What the task requires: Print the data exactly, leaving nothing out.

Study material:
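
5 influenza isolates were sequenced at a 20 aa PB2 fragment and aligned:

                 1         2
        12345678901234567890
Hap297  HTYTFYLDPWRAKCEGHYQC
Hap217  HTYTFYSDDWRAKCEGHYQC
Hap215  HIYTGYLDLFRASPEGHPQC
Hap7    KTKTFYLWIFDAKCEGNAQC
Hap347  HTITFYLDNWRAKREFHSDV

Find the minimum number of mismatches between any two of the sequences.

2

Pairwise Hamming distances:
  Hap297 vs Hap217: 2
  Hap297 vs Hap215: 7
  Hap297 vs Hap7: 8
  Hap297 vs Hap347: 7
  Hap217 vs Hap215: 8
  Hap217 vs Hap7: 9
  Hap217 vs Hap347: 8
  Hap215 vs Hap7: 11
  Hap215 vs Hap347: 11
  Hap7 vs Hap347: 12
The smallest is 2, between Hap297 and Hap217.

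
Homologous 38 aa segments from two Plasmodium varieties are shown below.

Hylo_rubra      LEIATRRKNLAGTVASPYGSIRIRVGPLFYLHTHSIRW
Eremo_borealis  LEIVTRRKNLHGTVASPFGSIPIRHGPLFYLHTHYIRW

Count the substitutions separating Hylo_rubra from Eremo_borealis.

The sequences differ at positions 4 (A/V), 11 (A/H), 18 (Y/F), 22 (R/P), 25 (V/H), 35 (S/Y).
That gives 6 mismatches out of 38 aligned sites, so the Hamming distance is 6.

6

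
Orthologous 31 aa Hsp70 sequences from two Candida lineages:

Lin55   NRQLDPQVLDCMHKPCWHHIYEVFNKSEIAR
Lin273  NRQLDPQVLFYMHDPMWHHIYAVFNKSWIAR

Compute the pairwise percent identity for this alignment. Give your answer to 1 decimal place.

Differing sites — 10:D/F; 11:C/Y; 14:K/D; 16:C/M; 22:E/A; 28:E/W.
25 of the 31 sites match, so the percent identity is 25/31 × 100 = 80.6%.

80.6%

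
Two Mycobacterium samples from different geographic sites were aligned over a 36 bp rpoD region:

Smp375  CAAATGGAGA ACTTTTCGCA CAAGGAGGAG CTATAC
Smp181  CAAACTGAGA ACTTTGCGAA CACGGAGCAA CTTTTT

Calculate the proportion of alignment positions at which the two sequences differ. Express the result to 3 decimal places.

0.278

Mismatches occur at site 5 (T/C), site 6 (G/T), site 16 (T/G), site 19 (C/A), site 23 (A/C), site 28 (G/C), site 30 (G/A), site 33 (A/T), site 35 (A/T), site 36 (C/T).
There are 10 differences over 36 sites, so p = 10/36 = 0.278.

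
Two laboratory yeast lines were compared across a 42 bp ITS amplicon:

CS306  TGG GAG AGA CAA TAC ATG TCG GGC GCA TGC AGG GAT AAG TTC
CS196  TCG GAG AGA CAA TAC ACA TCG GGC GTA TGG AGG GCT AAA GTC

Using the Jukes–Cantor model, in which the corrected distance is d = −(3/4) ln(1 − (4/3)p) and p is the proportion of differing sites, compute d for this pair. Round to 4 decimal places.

0.2197

The sequences differ at positions 2 (G/C), 17 (T/C), 18 (G/A), 26 (C/T), 30 (C/G), 35 (A/C), 39 (G/A), 40 (T/G).
p = 8/42 = 0.190476.
d = −0.75 · ln(1 − (4/3)·0.190476) = −0.75 · ln(0.746032) = −0.75 · (-0.292987) = 0.2197.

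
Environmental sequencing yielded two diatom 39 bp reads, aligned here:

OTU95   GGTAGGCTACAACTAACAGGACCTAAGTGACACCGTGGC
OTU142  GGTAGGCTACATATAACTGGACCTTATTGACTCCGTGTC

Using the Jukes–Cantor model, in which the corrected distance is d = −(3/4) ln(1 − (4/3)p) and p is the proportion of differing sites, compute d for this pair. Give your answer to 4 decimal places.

0.2052

Mismatches occur at site 12 (A/T), site 13 (C/A), site 18 (A/T), site 25 (A/T), site 27 (G/T), site 32 (A/T), site 38 (G/T).
p = 7/39 = 0.179487.
d = −0.75 · ln(1 − (4/3)·0.179487) = −0.75 · ln(0.760684) = −0.75 · (-0.273537) = 0.2052.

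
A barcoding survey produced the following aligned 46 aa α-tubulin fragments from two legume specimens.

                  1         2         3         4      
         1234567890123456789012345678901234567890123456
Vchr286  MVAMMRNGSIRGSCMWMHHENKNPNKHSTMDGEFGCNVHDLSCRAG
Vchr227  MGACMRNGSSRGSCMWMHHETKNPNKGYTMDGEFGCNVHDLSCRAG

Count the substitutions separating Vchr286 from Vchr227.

Mismatches occur at site 2 (V↔G), site 4 (M↔C), site 10 (I↔S), site 21 (N↔T), site 27 (H↔G), site 28 (S↔Y).
That gives 6 mismatches out of 46 aligned sites, so the Hamming distance is 6.

6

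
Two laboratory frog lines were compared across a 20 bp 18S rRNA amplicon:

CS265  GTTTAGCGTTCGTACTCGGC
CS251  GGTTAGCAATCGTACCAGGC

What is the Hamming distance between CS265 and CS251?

Differing sites — 2:T/G; 8:G/A; 9:T/A; 16:T/C; 17:C/A.
That gives 5 mismatches out of 20 aligned sites, so the Hamming distance is 5.

5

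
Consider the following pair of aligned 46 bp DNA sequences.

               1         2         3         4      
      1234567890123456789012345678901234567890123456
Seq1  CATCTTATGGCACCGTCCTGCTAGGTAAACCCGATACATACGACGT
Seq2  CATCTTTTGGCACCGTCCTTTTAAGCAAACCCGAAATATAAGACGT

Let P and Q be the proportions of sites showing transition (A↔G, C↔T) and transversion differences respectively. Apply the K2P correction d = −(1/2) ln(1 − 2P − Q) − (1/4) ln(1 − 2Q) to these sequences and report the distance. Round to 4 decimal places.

0.1989

The sequences differ at positions 7 (A/T, transversion), 20 (G/T, transversion), 21 (C/T, transition), 24 (G/A, transition), 26 (T/C, transition), 35 (T/A, transversion), 37 (C/T, transition), 41 (C/A, transversion).
Of the 8 differences, 4 transitions and 4 transversions over 46 sites: P = 4/46 = 0.086957, Q = 4/46 = 0.086957.
d = −0.5·ln(0.739129) − 0.25·ln(0.826086) = −0.5·(-0.302283) − 0.25·(-0.191056) = 0.1989.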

Exercise solution:
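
5 influenza isolates were sequenced at a 20 aa PB2 fragment and aligned:

                 1         2
        12345678901234567890
Hap297  HTYTFYLDPWRAKCEGHYQC
Hap217  HTYTFYSDDWRAKCEGHYQC
Hap215  HIYTGYLDLFRASPEGHPQC
Hap7    KTKTFYLWIFDAKCEGNAQC
Hap347  HTITFYLDNWRAKREFHSDV

Find the minimum number of mismatches between any two of the sequences.

2

Pairwise Hamming distances:
  Hap297 vs Hap217: 2
  Hap297 vs Hap215: 7
  Hap297 vs Hap7: 8
  Hap297 vs Hap347: 7
  Hap217 vs Hap215: 8
  Hap217 vs Hap7: 9
  Hap217 vs Hap347: 8
  Hap215 vs Hap7: 11
  Hap215 vs Hap347: 11
  Hap7 vs Hap347: 12
The smallest is 2, between Hap297 and Hap217.

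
Homologous 38 aa segments from two Plasmodium varieties are shown below.

Hylo_rubra      LEIATRRKNLAGTVASPYGSIRIRVGPLFYLHTHSIRW
Eremo_borealis  LEIVTRRKNLHGTVASPFGSIPIRHGPLFYLHTHYIRW

Count the substitutions separating Hylo_rubra from Eremo_borealis.

The sequences differ at positions 4 (A/V), 11 (A/H), 18 (Y/F), 22 (R/P), 25 (V/H), 35 (S/Y).
That gives 6 mismatches out of 38 aligned sites, so the Hamming distance is 6.

6

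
Orthologous 31 aa Hsp70 sequences from two Candida lineages:

Lin55   NRQLDPQVLDCMHKPCWHHIYEVFNKSEIAR
Lin273  NRQLDPQVLFYMHDPMWHHIYAVFNKSWIAR

Compute the pairwise percent identity for this alignment. Give your answer to 1 decimal place.

Differing sites — 10:D/F; 11:C/Y; 14:K/D; 16:C/M; 22:E/A; 28:E/W.
25 of the 31 sites match, so the percent identity is 25/31 × 100 = 80.6%.

80.6%

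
Two Mycobacterium samples from different geographic sites were aligned over a 36 bp rpoD region:

Smp375  CAAATGGAGA ACTTTTCGCA CAAGGAGGAG CTATAC
Smp181  CAAACTGAGA ACTTTGCGAA CACGGAGCAA CTTTTT

Calculate the proportion of alignment positions at which the two sequences differ. Express the result to 3 decimal places.

0.278

Mismatches occur at site 5 (T/C), site 6 (G/T), site 16 (T/G), site 19 (C/A), site 23 (A/C), site 28 (G/C), site 30 (G/A), site 33 (A/T), site 35 (A/T), site 36 (C/T).
There are 10 differences over 36 sites, so p = 10/36 = 0.278.

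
Two laboratory yeast lines were compared across a 42 bp ITS amplicon:

CS306  TGG GAG AGA CAA TAC ATG TCG GGC GCA TGC AGG GAT AAG TTC
CS196  TCG GAG AGA CAA TAC ACA TCG GGC GTA TGG AGG GCT AAA GTC

Using the Jukes–Cantor model, in which the corrected distance is d = −(3/4) ln(1 − (4/3)p) and p is the proportion of differing sites, compute d for this pair. Round to 4 decimal places.

0.2197

The sequences differ at positions 2 (G/C), 17 (T/C), 18 (G/A), 26 (C/T), 30 (C/G), 35 (A/C), 39 (G/A), 40 (T/G).
p = 8/42 = 0.190476.
d = −0.75 · ln(1 − (4/3)·0.190476) = −0.75 · ln(0.746032) = −0.75 · (-0.292987) = 0.2197.

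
Environmental sequencing yielded two diatom 39 bp reads, aligned here:

OTU95   GGTAGGCTACAACTAACAGGACCTAAGTGACACCGTGGC
OTU142  GGTAGGCTACATATAACTGGACCTTATTGACTCCGTGTC

Using the Jukes–Cantor model, in which the corrected distance is d = −(3/4) ln(1 − (4/3)p) and p is the proportion of differing sites, compute d for this pair. Give your answer to 4 decimal places.

0.2052

Mismatches occur at site 12 (A/T), site 13 (C/A), site 18 (A/T), site 25 (A/T), site 27 (G/T), site 32 (A/T), site 38 (G/T).
p = 7/39 = 0.179487.
d = −0.75 · ln(1 − (4/3)·0.179487) = −0.75 · ln(0.760684) = −0.75 · (-0.273537) = 0.2052.

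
A barcoding survey produced the following aligned 46 aa α-tubulin fragments from two legume specimens.

                  1         2         3         4      
         1234567890123456789012345678901234567890123456
Vchr286  MVAMMRNGSIRGSCMWMHHENKNPNKHSTMDGEFGCNVHDLSCRAG
Vchr227  MGACMRNGSSRGSCMWMHHETKNPNKGYTMDGEFGCNVHDLSCRAG

Count the substitutions separating Vchr286 from Vchr227.

Mismatches occur at site 2 (V↔G), site 4 (M↔C), site 10 (I↔S), site 21 (N↔T), site 27 (H↔G), site 28 (S↔Y).
That gives 6 mismatches out of 46 aligned sites, so the Hamming distance is 6.

6

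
Two laboratory frog lines were compared across a 20 bp 18S rRNA amplicon:

CS265  GTTTAGCGTTCGTACTCGGC
CS251  GGTTAGCAATCGTACCAGGC

What is the Hamming distance between CS265 and CS251?

Differing sites — 2:T/G; 8:G/A; 9:T/A; 16:T/C; 17:C/A.
That gives 5 mismatches out of 20 aligned sites, so the Hamming distance is 5.

5

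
Consider the following pair of aligned 46 bp DNA sequences.

               1         2         3         4      
      1234567890123456789012345678901234567890123456
Seq1  CATCTTATGGCACCGTCCTGCTAGGTAAACCCGATACATACGACGT
Seq2  CATCTTTTGGCACCGTCCTTTTAAGCAAACCCGAAATATAAGACGT

Let P and Q be the proportions of sites showing transition (A↔G, C↔T) and transversion differences respectively. Apply the K2P correction d = −(1/2) ln(1 − 2P − Q) − (1/4) ln(1 − 2Q) to these sequences and report the distance. Round to 4 decimal places.

0.1989

The sequences differ at positions 7 (A/T, transversion), 20 (G/T, transversion), 21 (C/T, transition), 24 (G/A, transition), 26 (T/C, transition), 35 (T/A, transversion), 37 (C/T, transition), 41 (C/A, transversion).
Of the 8 differences, 4 transitions and 4 transversions over 46 sites: P = 4/46 = 0.086957, Q = 4/46 = 0.086957.
d = −0.5·ln(0.739129) − 0.25·ln(0.826086) = −0.5·(-0.302283) − 0.25·(-0.191056) = 0.1989.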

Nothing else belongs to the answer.